(Required work)
Repeat exactly each line of the data provided below.

[Stored data]

☆ ☆ ☆ ☆ ☆

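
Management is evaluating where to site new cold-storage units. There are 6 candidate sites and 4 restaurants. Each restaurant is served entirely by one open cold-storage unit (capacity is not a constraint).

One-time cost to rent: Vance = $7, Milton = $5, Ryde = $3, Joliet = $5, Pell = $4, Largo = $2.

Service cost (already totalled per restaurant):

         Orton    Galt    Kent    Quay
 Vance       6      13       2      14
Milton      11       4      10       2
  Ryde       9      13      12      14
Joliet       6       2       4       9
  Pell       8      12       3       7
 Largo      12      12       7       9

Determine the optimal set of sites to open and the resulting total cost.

Open Milton and Joliet; minimum total cost 24.

For any fixed open set, each restaurant goes to its cheapest open site; total = fixed + service.
{Milton, Joliet}: Orton→Joliet 6, Galt→Joliet 2, Kent→Joliet 4, Quay→Milton 2. Service 14; fixed 10; total 24.
{Vance, Milton}: Orton→Vance 6, Galt→Milton 4, Kent→Vance 2, Quay→Milton 2. Service 14; fixed 12; total 26.
{Milton, Joliet, Largo}: service 14 + fixed 12 = 26
{Vance, Milton, Ryde, Joliet, Pell, Largo}: Orton→Vance 6, Galt→Joliet 2, Kent→Vance 2, Quay→Milton 2. Service 12; fixed 26; total 38.
No other subset beats 24.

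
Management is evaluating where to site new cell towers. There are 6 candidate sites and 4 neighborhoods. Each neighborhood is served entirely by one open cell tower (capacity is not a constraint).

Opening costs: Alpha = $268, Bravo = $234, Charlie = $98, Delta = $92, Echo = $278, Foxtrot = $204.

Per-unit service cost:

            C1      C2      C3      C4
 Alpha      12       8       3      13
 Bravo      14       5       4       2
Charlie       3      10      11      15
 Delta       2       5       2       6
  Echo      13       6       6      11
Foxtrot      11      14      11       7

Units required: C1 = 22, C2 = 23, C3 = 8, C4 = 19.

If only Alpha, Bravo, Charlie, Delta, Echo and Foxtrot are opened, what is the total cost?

Each neighborhood is assigned to its cheapest site among the open ones.
{Alpha, Bravo, Charlie, Delta, Echo, Foxtrot}: C1→Delta 2·22=44, C2→Bravo 5·23=115, C3→Delta 2·8=16, C4→Bravo 2·19=38. Service 213; fixed 1174; total 1387.

Total cost: 1387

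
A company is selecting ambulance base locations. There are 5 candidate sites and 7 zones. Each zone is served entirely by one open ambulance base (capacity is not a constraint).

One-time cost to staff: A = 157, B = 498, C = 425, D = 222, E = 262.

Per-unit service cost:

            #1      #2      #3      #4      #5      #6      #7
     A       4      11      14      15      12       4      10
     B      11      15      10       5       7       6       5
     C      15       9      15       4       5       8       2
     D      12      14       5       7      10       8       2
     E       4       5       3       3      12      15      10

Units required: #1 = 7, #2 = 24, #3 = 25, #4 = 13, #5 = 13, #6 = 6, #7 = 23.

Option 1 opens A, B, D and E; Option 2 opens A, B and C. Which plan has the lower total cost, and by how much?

Option 1 is cheaper by 199.

Option 1: {A, B, D, E}: #1→A 4·7=28, #2→E 5·24=120, #3→E 3·25=75, #4→E 3·13=39, #5→B 7·13=91, #6→A 4·6=24, #7→D 2·23=46. Service 423; fixed 1139; total 1562.
Option 2: {A, B, C}: #1→A 4·7=28, #2→C 9·24=216, #3→B 10·25=250, #4→C 4·13=52, #5→C 5·13=65, #6→A 4·6=24, #7→C 2·23=46. Service 681; fixed 1080; total 1761.
Difference: |1562 − 1761| = 199.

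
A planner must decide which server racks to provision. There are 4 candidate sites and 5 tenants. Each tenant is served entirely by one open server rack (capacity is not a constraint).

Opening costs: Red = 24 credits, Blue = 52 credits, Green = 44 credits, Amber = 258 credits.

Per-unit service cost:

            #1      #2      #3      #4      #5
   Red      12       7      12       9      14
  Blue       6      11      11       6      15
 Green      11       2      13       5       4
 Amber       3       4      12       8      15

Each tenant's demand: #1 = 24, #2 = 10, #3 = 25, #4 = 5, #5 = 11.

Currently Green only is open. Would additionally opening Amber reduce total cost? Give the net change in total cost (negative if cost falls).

Current service cost with {Green}: 678.
Adding Amber: each tenant re-picks its cheapest; new service cost 461, saving 217.
Extra fixed cost: 258. Net change = 258 − 217 = 41.
(Totals: 722 → 763.)

No — net change +41 (cost rises by 41).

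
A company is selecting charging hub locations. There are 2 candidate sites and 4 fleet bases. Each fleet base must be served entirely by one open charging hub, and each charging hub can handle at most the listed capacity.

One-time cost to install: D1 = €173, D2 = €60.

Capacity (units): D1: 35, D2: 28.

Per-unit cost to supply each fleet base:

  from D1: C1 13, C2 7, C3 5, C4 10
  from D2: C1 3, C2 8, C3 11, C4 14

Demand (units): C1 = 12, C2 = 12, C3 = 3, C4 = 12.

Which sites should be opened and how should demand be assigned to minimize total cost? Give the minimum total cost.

Minimum total cost: 488

Open {D1, D2}: C1→D2 3·12=36, C2→D1 7·12=84, C3→D1 5·3=15, C4→D1 10·12=120.
Loads: D1 carries 27/35, D2 carries 12/28. Service 255; fixed 233; total 488.
Next best feasible plan costs 500.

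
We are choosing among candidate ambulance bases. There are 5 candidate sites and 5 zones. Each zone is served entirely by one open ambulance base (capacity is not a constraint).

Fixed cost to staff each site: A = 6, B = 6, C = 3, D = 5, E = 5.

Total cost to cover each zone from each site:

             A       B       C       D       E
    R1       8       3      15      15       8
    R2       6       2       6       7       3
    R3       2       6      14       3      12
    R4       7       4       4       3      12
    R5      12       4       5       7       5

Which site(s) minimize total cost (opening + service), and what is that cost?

Open B only; minimum total cost 25.

For any fixed open set, each zone goes to its cheapest open site; total = fixed + service.
{B}: R1→B 3, R2→B 2, R3→B 6, R4→B 4, R5→B 4. Service 19; fixed 6; total 25.
{B, D}: R1→B 3, R2→B 2, R3→D 3, R4→D 3, R5→B 4. Service 15; fixed 11; total 26.
{A, B}: service 15 + fixed 12 = 27
{A, B, C, D, E}: service 14 + fixed 25 = 39
No other subset beats 25.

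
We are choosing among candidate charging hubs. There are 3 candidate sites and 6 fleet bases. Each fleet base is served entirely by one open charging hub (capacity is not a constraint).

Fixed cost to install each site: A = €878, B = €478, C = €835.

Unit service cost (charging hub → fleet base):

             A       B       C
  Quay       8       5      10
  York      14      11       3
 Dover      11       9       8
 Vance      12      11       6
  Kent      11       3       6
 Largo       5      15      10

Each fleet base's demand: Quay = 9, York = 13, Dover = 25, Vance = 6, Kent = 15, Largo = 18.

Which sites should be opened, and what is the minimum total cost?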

☆ ☆ ☆ ☆ ☆

(Task output)
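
Management is evaluating where to site new cold-storage units. There are 6 candidate sites and 4 restaurants. Each restaurant is served entirely by one open cold-storage unit (capacity is not a constraint).

One-time cost to rent: Vance = $7, Milton = $5, Ryde = $3, Joliet = $5, Pell = $4, Largo = $2.

Service cost (already totalled per restaurant):

         Orton    Galt    Kent    Quay
 Vance       6      13       2      14
Milton      11       4      10       2
  Ryde       9      13      12      14
Joliet       6       2       4       9
  Pell       8      12       3       7
 Largo      12      12       7       9

Determine the optimal set of sites to open and the resulting total cost.

Open Milton and Joliet; minimum total cost 24.

For any fixed open set, each restaurant goes to its cheapest open site; total = fixed + service.
{Milton, Joliet}: Orton→Joliet 6, Galt→Joliet 2, Kent→Joliet 4, Quay→Milton 2. Service 14; fixed 10; total 24.
{Vance, Milton}: Orton→Vance 6, Galt→Milton 4, Kent→Vance 2, Quay→Milton 2. Service 14; fixed 12; total 26.
{Milton, Joliet, Largo}: service 14 + fixed 12 = 26
{Vance, Milton, Ryde, Joliet, Pell, Largo}: Orton→Vance 6, Galt→Joliet 2, Kent→Vance 2, Quay→Milton 2. Service 12; fixed 26; total 38.
No other subset beats 24.

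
Management is evaluating where to site new cell towers. There are 6 candidate sites and 4 neighborhoods. Each neighborhood is served entirely by one open cell tower (capacity is not a constraint).

Opening costs: Alpha = $268, Bravo = $234, Charlie = $98, Delta = $92, Echo = $278, Foxtrot = $204.

Per-unit service cost:

            C1      C2      C3      C4
 Alpha      12       8       3      13
 Bravo      14       5       4       2
Charlie       3      10      11      15
 Delta       2       5       2       6
  Echo      13       6       6      11
Foxtrot      11      14      11       7

Units required: C1 = 22, C2 = 23, C3 = 8, C4 = 19.

If only Alpha, Bravo, Charlie, Delta, Echo and Foxtrot are opened, what is the total cost?

Each neighborhood is assigned to its cheapest site among the open ones.
{Alpha, Bravo, Charlie, Delta, Echo, Foxtrot}: C1→Delta 2·22=44, C2→Bravo 5·23=115, C3→Delta 2·8=16, C4→Bravo 2·19=38. Service 213; fixed 1174; total 1387.

Total cost: 1387

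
A company is selecting ambulance base locations. There are 5 candidate sites and 7 zones. Each zone is served entirely by one open ambulance base (capacity is not a constraint).

One-time cost to staff: A = 157, B = 498, C = 425, D = 222, E = 262.

Per-unit service cost:

            #1      #2      #3      #4      #5      #6      #7
     A       4      11      14      15      12       4      10
     B      11      15      10       5       7       6       5
     C      15       9      15       4       5       8       2
     D      12      14       5       7      10       8       2
     E       4       5       3       3      12      15      10

Units required: #1 = 7, #2 = 24, #3 = 25, #4 = 13, #5 = 13, #6 = 6, #7 = 23.

Option 1 opens A, B, D and E; Option 2 opens A, B and C. Which plan has the lower total cost, and by how much?

Option 1 is cheaper by 199.

Option 1: {A, B, D, E}: #1→A 4·7=28, #2→E 5·24=120, #3→E 3·25=75, #4→E 3·13=39, #5→B 7·13=91, #6→A 4·6=24, #7→D 2·23=46. Service 423; fixed 1139; total 1562.
Option 2: {A, B, C}: #1→A 4·7=28, #2→C 9·24=216, #3→B 10·25=250, #4→C 4·13=52, #5→C 5·13=65, #6→A 4·6=24, #7→C 2·23=46. Service 681; fixed 1080; total 1761.
Difference: |1562 − 1761| = 199.

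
A planner must decide which server racks to provision. There are 4 candidate sites and 5 tenants. Each tenant is served entirely by one open server rack (capacity is not a constraint).

Opening costs: Red = 24 credits, Blue = 52 credits, Green = 44 credits, Amber = 258 credits.

Per-unit service cost:

            #1      #2      #3      #4      #5
   Red      12       7      12       9      14
  Blue       6      11      11       6      15
 Green      11       2      13       5       4
 Amber       3       4      12       8      15

Each tenant's demand: #1 = 24, #2 = 10, #3 = 25, #4 = 5, #5 = 11.

Currently Green only is open. Would additionally opening Amber reduce total cost? Give the net change in total cost (negative if cost falls).

Current service cost with {Green}: 678.
Adding Amber: each tenant re-picks its cheapest; new service cost 461, saving 217.
Extra fixed cost: 258. Net change = 258 − 217 = 41.
(Totals: 722 → 763.)

No — net change +41 (cost rises by 41).

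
A company is selecting charging hub locations. There are 2 candidate sites and 4 fleet bases. Each fleet base must be served entirely by one open charging hub, and each charging hub can handle at most the listed capacity.

One-time cost to install: D1 = €173, D2 = €60.

Capacity (units): D1: 35, D2: 28.

Per-unit cost to supply each fleet base:

  from D1: C1 13, C2 7, C3 5, C4 10
  from D2: C1 3, C2 8, C3 11, C4 14

Demand (units): C1 = 12, C2 = 12, C3 = 3, C4 = 12.

Which sites should be opened and how should demand be assigned to minimize total cost? Give the minimum total cost.

Minimum total cost: 488

Open {D1, D2}: C1→D2 3·12=36, C2→D1 7·12=84, C3→D1 5·3=15, C4→D1 10·12=120.
Loads: D1 carries 27/35, D2 carries 12/28. Service 255; fixed 233; total 488.
Next best feasible plan costs 500.

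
We are choosing among candidate ambulance bases. There are 5 candidate sites and 5 zones. Each zone is served entirely by one open ambulance base (capacity is not a constraint).

Fixed cost to staff each site: A = 6, B = 6, C = 3, D = 5, E = 5.

Total cost to cover each zone from each site:

             A       B       C       D       E
    R1       8       3      15      15       8
    R2       6       2       6       7       3
    R3       2       6      14       3      12
    R4       7       4       4       3      12
    R5      12       4       5       7       5

Which site(s) minimize total cost (opening + service), and what is that cost?

Open B only; minimum total cost 25.

For any fixed open set, each zone goes to its cheapest open site; total = fixed + service.
{B}: R1→B 3, R2→B 2, R3→B 6, R4→B 4, R5→B 4. Service 19; fixed 6; total 25.
{B, D}: R1→B 3, R2→B 2, R3→D 3, R4→D 3, R5→B 4. Service 15; fixed 11; total 26.
{A, B}: service 15 + fixed 12 = 27
{A, B, C, D, E}: service 14 + fixed 25 = 39
No other subset beats 25.

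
We are choosing among candidate charging hubs. There are 3 candidate sites and 6 fleet bases. Each fleet base is served entirely by one open charging hub (capacity is not a constraint).

Fixed cost to install each site: A = €878, B = €478, C = €835.

Unit service cost (charging hub → fleet base):

             A       B       C
  Quay       8       5      10
  York      14      11       3
 Dover      11       9       8
 Vance      12      11       6
  Kent      11       3       6
 Largo       5      15      10

Each fleet base's demand: Quay = 9, York = 13, Dover = 25, Vance = 6, Kent = 15, Largo = 18.

Which sites should be opened, and what is the minimum total cost?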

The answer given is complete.